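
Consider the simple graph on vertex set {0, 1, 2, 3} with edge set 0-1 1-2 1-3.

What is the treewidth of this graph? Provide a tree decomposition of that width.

Treewidth 1.
One such decomposition:
Bags: B1 = {0, 1}  B2 = {1, 2}  B3 = {1, 3}
Tree: B1–B2, B2–B3

Every bag has size at most 2, so the width is 2 − 1 = 1 and tw(G) ≤ 1. Since G has at least one edge (e.g. 1–0), it is not an edgeless graph, so tw(G) ≥ 1. Combining the bounds, tw(G) = 1.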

> **What you have to do**
Exactly and only the lines from the one containing "What is the" through the end of the material are to be reproduced, both ends included.

> **Response**
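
What is the treewidth of this graph? Provide a tree decomposition of that width.

Treewidth 1.
One such decomposition:
Bags: B1 = {0, 1}  B2 = {1, 2}  B3 = {1, 3}
Tree: B1–B2, B2–B3

Every bag has size at most 2, so the width is 2 − 1 = 1 and tw(G) ≤ 1. Since G has at least one edge (e.g. 1–0), it is not an edgeless graph, so tw(G) ≥ 1. Combining the bounds, tw(G) = 1.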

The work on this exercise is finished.